-- Opening Marker --

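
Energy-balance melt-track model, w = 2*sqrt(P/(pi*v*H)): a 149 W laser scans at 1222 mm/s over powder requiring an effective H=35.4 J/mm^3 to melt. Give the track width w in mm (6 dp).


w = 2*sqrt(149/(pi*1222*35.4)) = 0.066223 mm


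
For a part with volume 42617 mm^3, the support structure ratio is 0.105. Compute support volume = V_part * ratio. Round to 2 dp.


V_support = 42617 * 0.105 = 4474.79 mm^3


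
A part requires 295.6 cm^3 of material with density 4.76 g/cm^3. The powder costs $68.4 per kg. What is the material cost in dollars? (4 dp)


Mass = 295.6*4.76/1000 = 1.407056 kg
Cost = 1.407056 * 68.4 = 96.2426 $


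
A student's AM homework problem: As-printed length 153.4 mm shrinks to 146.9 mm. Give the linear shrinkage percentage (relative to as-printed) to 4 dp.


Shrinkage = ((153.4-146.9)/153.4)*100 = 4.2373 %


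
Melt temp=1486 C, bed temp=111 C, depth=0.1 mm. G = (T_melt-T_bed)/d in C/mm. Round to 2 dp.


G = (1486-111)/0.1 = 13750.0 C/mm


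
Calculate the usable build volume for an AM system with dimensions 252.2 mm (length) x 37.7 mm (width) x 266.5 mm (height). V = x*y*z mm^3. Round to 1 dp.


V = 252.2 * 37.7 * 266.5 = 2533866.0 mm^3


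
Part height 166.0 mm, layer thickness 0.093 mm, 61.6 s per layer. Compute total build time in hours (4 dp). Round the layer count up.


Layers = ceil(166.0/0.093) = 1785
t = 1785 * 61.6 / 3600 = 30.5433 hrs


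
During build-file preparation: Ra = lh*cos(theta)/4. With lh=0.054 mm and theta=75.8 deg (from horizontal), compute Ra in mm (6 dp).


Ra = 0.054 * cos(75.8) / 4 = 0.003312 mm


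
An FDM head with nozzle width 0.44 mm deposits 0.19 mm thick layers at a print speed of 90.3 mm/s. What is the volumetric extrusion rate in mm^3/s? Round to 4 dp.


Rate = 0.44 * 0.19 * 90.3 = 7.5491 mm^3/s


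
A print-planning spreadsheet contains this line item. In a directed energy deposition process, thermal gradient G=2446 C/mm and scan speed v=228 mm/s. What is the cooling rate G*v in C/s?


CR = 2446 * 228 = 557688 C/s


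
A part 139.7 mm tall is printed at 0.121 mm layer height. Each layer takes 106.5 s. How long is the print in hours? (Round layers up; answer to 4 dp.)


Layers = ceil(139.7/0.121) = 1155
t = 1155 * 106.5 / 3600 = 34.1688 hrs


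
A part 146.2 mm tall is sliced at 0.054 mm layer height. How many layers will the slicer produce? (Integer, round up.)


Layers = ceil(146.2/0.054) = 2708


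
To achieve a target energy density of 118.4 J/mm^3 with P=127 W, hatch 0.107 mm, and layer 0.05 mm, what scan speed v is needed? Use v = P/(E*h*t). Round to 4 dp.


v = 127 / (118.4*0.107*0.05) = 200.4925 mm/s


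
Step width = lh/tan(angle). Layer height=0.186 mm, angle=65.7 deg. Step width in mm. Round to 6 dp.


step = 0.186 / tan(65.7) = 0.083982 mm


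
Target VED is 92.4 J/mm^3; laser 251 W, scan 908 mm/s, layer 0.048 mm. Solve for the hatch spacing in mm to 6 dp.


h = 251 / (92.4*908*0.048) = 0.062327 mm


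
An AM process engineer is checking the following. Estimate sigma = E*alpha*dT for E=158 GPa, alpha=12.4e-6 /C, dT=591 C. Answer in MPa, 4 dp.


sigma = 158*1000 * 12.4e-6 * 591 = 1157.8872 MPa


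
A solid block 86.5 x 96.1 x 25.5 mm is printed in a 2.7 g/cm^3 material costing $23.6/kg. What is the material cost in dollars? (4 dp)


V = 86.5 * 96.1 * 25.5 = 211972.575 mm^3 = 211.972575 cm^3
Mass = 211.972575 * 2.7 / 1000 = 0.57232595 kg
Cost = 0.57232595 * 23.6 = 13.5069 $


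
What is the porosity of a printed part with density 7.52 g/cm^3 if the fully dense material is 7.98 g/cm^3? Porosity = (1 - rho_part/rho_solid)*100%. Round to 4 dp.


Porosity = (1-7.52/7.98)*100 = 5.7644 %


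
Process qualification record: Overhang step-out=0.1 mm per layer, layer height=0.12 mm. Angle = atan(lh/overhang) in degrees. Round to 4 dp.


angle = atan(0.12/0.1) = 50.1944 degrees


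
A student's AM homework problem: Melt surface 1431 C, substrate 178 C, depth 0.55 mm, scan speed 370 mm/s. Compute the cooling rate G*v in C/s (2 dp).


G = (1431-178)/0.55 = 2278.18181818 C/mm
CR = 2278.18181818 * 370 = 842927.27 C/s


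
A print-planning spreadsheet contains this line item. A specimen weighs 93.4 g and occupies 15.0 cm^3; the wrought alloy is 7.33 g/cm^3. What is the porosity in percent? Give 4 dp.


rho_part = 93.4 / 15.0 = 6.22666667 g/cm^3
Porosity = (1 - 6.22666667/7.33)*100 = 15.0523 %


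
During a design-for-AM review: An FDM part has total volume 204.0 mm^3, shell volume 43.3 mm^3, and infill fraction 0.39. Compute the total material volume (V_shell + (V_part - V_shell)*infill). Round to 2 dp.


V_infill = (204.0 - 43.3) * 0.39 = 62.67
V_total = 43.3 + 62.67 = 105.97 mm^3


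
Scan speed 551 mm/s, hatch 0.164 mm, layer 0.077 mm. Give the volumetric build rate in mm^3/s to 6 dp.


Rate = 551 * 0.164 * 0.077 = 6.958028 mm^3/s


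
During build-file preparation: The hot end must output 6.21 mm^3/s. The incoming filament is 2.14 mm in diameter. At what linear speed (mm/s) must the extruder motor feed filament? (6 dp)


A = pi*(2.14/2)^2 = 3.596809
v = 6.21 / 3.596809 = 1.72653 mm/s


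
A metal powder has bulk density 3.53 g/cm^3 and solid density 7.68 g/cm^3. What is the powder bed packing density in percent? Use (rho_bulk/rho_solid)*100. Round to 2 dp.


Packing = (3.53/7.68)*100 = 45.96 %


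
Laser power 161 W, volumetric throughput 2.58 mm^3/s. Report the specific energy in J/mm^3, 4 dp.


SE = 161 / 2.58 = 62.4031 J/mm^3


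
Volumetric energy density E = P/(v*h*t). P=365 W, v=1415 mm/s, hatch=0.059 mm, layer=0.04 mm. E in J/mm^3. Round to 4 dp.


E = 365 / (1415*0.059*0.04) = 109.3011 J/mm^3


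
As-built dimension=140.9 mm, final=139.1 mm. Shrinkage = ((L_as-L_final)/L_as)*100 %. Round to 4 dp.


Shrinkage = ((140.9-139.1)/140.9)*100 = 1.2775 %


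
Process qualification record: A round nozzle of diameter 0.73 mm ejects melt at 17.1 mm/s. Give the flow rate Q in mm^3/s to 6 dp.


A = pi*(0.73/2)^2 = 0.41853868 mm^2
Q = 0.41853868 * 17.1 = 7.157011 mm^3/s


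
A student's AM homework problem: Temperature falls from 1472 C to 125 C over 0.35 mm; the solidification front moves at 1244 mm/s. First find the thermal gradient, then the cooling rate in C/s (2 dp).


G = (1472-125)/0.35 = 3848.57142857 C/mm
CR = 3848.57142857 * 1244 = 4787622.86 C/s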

-- Closing Marker --

Give back every entry, word for word.

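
Energy-balance melt-track model, w = 2*sqrt(P/(pi*v*H)): a 149 W laser scans at 1222 mm/s over powder requiring an effective H=35.4 J/mm^3 to melt. Give the track width w in mm (6 dp).


w = 2*sqrt(149/(pi*1222*35.4)) = 0.066223 mm


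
For a part with volume 42617 mm^3, the support structure ratio is 0.105. Compute support volume = V_part * ratio. Round to 2 dp.


V_support = 42617 * 0.105 = 4474.79 mm^3


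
A part requires 295.6 cm^3 of material with density 4.76 g/cm^3. The powder costs $68.4 per kg. What is the material cost in dollars? (4 dp)


Mass = 295.6*4.76/1000 = 1.407056 kg
Cost = 1.407056 * 68.4 = 96.2426 $


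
A student's AM homework problem: As-printed length 153.4 mm shrinks to 146.9 mm. Give the linear shrinkage percentage (relative to as-printed) to 4 dp.


Shrinkage = ((153.4-146.9)/153.4)*100 = 4.2373 %


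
Melt temp=1486 C, bed temp=111 C, depth=0.1 mm. G = (T_melt-T_bed)/d in C/mm. Round to 2 dp.


G = (1486-111)/0.1 = 13750.0 C/mm


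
Calculate the usable build volume for an AM system with dimensions 252.2 mm (length) x 37.7 mm (width) x 266.5 mm (height). V = x*y*z mm^3. Round to 1 dp.


V = 252.2 * 37.7 * 266.5 = 2533866.0 mm^3


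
Part height 166.0 mm, layer thickness 0.093 mm, 61.6 s per layer. Compute total build time in hours (4 dp). Round the layer count up.


Layers = ceil(166.0/0.093) = 1785
t = 1785 * 61.6 / 3600 = 30.5433 hrs


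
During build-file preparation: Ra = lh*cos(theta)/4. With lh=0.054 mm and theta=75.8 deg (from horizontal), compute Ra in mm (6 dp).


Ra = 0.054 * cos(75.8) / 4 = 0.003312 mm


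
An FDM head with nozzle width 0.44 mm deposits 0.19 mm thick layers at a print speed of 90.3 mm/s. What is the volumetric extrusion rate in mm^3/s? Round to 4 dp.


Rate = 0.44 * 0.19 * 90.3 = 7.5491 mm^3/s


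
A print-planning spreadsheet contains this line item. In a directed energy deposition process, thermal gradient G=2446 C/mm and scan speed v=228 mm/s. What is the cooling rate G*v in C/s?


CR = 2446 * 228 = 557688 C/s


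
A part 139.7 mm tall is printed at 0.121 mm layer height. Each layer takes 106.5 s. How long is the print in hours? (Round layers up; answer to 4 dp.)


Layers = ceil(139.7/0.121) = 1155
t = 1155 * 106.5 / 3600 = 34.1688 hrs


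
A part 146.2 mm tall is sliced at 0.054 mm layer height. How many layers will the slicer produce? (Integer, round up.)


Layers = ceil(146.2/0.054) = 2708


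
To achieve a target energy density of 118.4 J/mm^3 with P=127 W, hatch 0.107 mm, and layer 0.05 mm, what scan speed v is needed? Use v = P/(E*h*t). Round to 4 dp.


v = 127 / (118.4*0.107*0.05) = 200.4925 mm/s


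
Step width = lh/tan(angle). Layer height=0.186 mm, angle=65.7 deg. Step width in mm. Round to 6 dp.


step = 0.186 / tan(65.7) = 0.083982 mm


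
Target VED is 92.4 J/mm^3; laser 251 W, scan 908 mm/s, layer 0.048 mm. Solve for the hatch spacing in mm to 6 dp.


h = 251 / (92.4*908*0.048) = 0.062327 mm


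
An AM process engineer is checking the following. Estimate sigma = E*alpha*dT for E=158 GPa, alpha=12.4e-6 /C, dT=591 C. Answer in MPa, 4 dp.


sigma = 158*1000 * 12.4e-6 * 591 = 1157.8872 MPa


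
A solid block 86.5 x 96.1 x 25.5 mm is printed in a 2.7 g/cm^3 material costing $23.6/kg. What is the material cost in dollars? (4 dp)


V = 86.5 * 96.1 * 25.5 = 211972.575 mm^3 = 211.972575 cm^3
Mass = 211.972575 * 2.7 / 1000 = 0.57232595 kg
Cost = 0.57232595 * 23.6 = 13.5069 $


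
What is the porosity of a printed part with density 7.52 g/cm^3 if the fully dense material is 7.98 g/cm^3? Porosity = (1 - rho_part/rho_solid)*100%. Round to 4 dp.


Porosity = (1-7.52/7.98)*100 = 5.7644 %


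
Process qualification record: Overhang step-out=0.1 mm per layer, layer height=0.12 mm. Angle = atan(lh/overhang) in degrees. Round to 4 dp.


angle = atan(0.12/0.1) = 50.1944 degrees


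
A student's AM homework problem: Melt surface 1431 C, substrate 178 C, depth 0.55 mm, scan speed 370 mm/s. Compute the cooling rate G*v in C/s (2 dp).


G = (1431-178)/0.55 = 2278.18181818 C/mm
CR = 2278.18181818 * 370 = 842927.27 C/s


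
A print-planning spreadsheet contains this line item. A specimen weighs 93.4 g and occupies 15.0 cm^3; the wrought alloy is 7.33 g/cm^3. What is the porosity in percent? Give 4 dp.


rho_part = 93.4 / 15.0 = 6.22666667 g/cm^3
Porosity = (1 - 6.22666667/7.33)*100 = 15.0523 %


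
During a design-for-AM review: An FDM part has total volume 204.0 mm^3, shell volume 43.3 mm^3, and infill fraction 0.39. Compute the total material volume (V_shell + (V_part - V_shell)*infill). Round to 2 dp.


V_infill = (204.0 - 43.3) * 0.39 = 62.67
V_total = 43.3 + 62.67 = 105.97 mm^3


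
Scan speed 551 mm/s, hatch 0.164 mm, layer 0.077 mm. Give the volumetric build rate in mm^3/s to 6 dp.


Rate = 551 * 0.164 * 0.077 = 6.958028 mm^3/s


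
During build-file preparation: The hot end must output 6.21 mm^3/s. The incoming filament is 2.14 mm in diameter. At what linear speed (mm/s) must the extruder motor feed filament? (6 dp)


A = pi*(2.14/2)^2 = 3.596809
v = 6.21 / 3.596809 = 1.72653 mm/s


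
A metal powder has bulk density 3.53 g/cm^3 and solid density 7.68 g/cm^3. What is the powder bed packing density in percent? Use (rho_bulk/rho_solid)*100. Round to 2 dp.


Packing = (3.53/7.68)*100 = 45.96 %


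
Laser power 161 W, volumetric throughput 2.58 mm^3/s. Report the specific energy in J/mm^3, 4 dp.


SE = 161 / 2.58 = 62.4031 J/mm^3


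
Volumetric energy density E = P/(v*h*t). P=365 W, v=1415 mm/s, hatch=0.059 mm, layer=0.04 mm. E in J/mm^3. Round to 4 dp.


E = 365 / (1415*0.059*0.04) = 109.3011 J/mm^3


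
As-built dimension=140.9 mm, final=139.1 mm. Shrinkage = ((L_as-L_final)/L_as)*100 %. Round to 4 dp.


Shrinkage = ((140.9-139.1)/140.9)*100 = 1.2775 %


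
Process qualification record: A round nozzle of diameter 0.73 mm ejects melt at 17.1 mm/s. Give the flow rate Q in mm^3/s to 6 dp.


A = pi*(0.73/2)^2 = 0.41853868 mm^2
Q = 0.41853868 * 17.1 = 7.157011 mm^3/s


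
A student's AM homework problem: Temperature falls from 1472 C to 125 C over 0.35 mm; the solidification front moves at 1244 mm/s. First find the thermal gradient, then the cooling rate in C/s (2 dp).


G = (1472-125)/0.35 = 3848.57142857 C/mm
CR = 3848.57142857 * 1244 = 4787622.86 C/s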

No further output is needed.